▸ PROBLEM TO SOLVE
Look below for the line containing "How much H2SO4" and the line containing "The reaction 3"; repeat exactly those two lines and all lines between them, and nothing else.

--- --- ---

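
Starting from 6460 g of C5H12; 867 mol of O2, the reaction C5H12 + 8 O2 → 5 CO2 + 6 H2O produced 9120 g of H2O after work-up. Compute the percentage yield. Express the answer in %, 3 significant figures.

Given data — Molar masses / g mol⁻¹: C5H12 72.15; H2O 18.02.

94.2 %

n(C5H12) = 6460 / 72.15 = 89.54 mol
n(O2) = 867.0 mol
n/ν → C5H12: 89.54, O2: 108.4; C5H12 is limiting.
theoretical n(H2O) = (6/1) × 89.54 = 537.2 mol → 9680 g
% yield = 9120 / 9680 × 100 = 94.21 %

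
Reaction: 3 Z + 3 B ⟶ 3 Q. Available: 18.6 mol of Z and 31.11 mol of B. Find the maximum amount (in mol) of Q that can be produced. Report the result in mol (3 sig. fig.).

n(Z) = 18.60 mol
n(B) = 31.11 mol
n/ν → Z: 6.200, B: 10.37; Z is limiting.
n(Q) = (3/3) × 18.60 = 18.60 mol

18.6 mol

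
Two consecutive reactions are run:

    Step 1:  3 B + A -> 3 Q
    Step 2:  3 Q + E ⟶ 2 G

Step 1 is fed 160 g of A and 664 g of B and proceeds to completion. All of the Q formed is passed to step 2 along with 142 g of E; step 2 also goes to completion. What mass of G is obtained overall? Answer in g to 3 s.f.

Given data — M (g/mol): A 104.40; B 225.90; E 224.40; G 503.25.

Step 1:
n(A) = 160.0 / 104.40 = 1.533 mol
n(B) = 664.0 / 225.90 = 2.939 mol
n/ν for A = 1.533/1 = 1.533
n/ν for B = 2.939/3 = 0.9797
Smallest n/ν is B → limiting reagent.
n(Q) produced = (3/3) × 2.939 = 2.939 mol
Step 2:
n(Q) available = 2.939 mol
n(E) = 142.0 / 224.40 = 0.6328 mol
n/ν for Q = 2.939/3 = 0.9797
n/ν for E = 0.6328/1 = 0.6328
Smallest n/ν is E → limiting reagent.
n(G) = (2/1) × 0.6328 = 1.266 mol
mass = 1.266 × 503.25 = 637.1 g

637 g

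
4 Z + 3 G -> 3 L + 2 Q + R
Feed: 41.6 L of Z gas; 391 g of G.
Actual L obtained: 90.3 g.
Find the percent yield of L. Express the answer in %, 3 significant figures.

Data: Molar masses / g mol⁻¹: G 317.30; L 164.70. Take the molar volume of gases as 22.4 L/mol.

n(Z) = 41.60 / 22.4 = 1.857 mol
n(G) = 391.0 / 317.30 = 1.232 mol
n/ν → Z: 0.4643, G: 0.4107; G is limiting.
theoretical n(L) = (3/3) × 1.232 = 1.232 mol → 202.9 g
% yield = 90.3 / 202.9 × 100 = 44.50 %

44.5 %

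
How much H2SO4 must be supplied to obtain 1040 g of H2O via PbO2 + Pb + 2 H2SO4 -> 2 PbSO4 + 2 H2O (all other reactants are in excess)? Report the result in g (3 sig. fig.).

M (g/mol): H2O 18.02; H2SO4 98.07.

n(H2O) = 1040 / 18.02 = 57.71 mol
n(H2SO4) = (2/2) × 57.71 = 57.71 mol
mass = 57.71 × 98.07 = 5660 g

5660 g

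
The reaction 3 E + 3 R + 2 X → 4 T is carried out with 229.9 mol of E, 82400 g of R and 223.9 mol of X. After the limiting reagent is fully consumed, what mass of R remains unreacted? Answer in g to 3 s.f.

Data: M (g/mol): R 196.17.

37300 g

n(E) = 229.9 mol
n(R) = 82400 / 196.17 = 420.0 mol
n(X) = 223.9 mol
n/ν for E = 229.9/3 = 76.63
n/ν for R = 420.0/3 = 140.0
n/ν for X = 223.9/2 = 112.0
Smallest n/ν is E → limiting reagent.
R consumed = (3/3) × 229.9 = 229.9 mol
R remaining = 420.0 − 229.9 = 190.1 mol
mass = 190.1 × 196.17 = 37290 g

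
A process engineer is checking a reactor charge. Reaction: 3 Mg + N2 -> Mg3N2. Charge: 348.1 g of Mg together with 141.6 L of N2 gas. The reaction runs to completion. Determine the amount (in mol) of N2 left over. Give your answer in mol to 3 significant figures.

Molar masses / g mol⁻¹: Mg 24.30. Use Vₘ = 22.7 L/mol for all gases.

n(Mg) = 348.1 / 24.30 = 14.33 mol
n(N2) = 141.6 / 22.7 = 6.238 mol
n/ν for Mg = 14.33/3 = 4.777
n/ν for N2 = 6.238/1 = 6.238
Smallest n/ν is Mg → limiting reagent.
N2 consumed = (1/3) × 14.33 = 4.777 mol
N2 remaining = 6.238 − 4.777 = 1.461 mol

1.46 mol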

--- --- ---

▸ OUTPUT OF THE EXERCISE
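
How much H2SO4 must be supplied to obtain 1040 g of H2O via PbO2 + Pb + 2 H2SO4 -> 2 PbSO4 + 2 H2O (all other reactants are in excess)? Report the result in g (3 sig. fig.).

M (g/mol): H2O 18.02; H2SO4 98.07.

n(H2O) = 1040 / 18.02 = 57.71 mol
n(H2SO4) = (2/2) × 57.71 = 57.71 mol
mass = 57.71 × 98.07 = 5660 g

5660 g

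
The reaction 3 E + 3 R + 2 X → 4 T is carried out with 229.9 mol of E, 82400 g of R and 223.9 mol of X. After the limiting reagent is fully consumed, what mass of R remains unreacted? Answer in g to 3 s.f.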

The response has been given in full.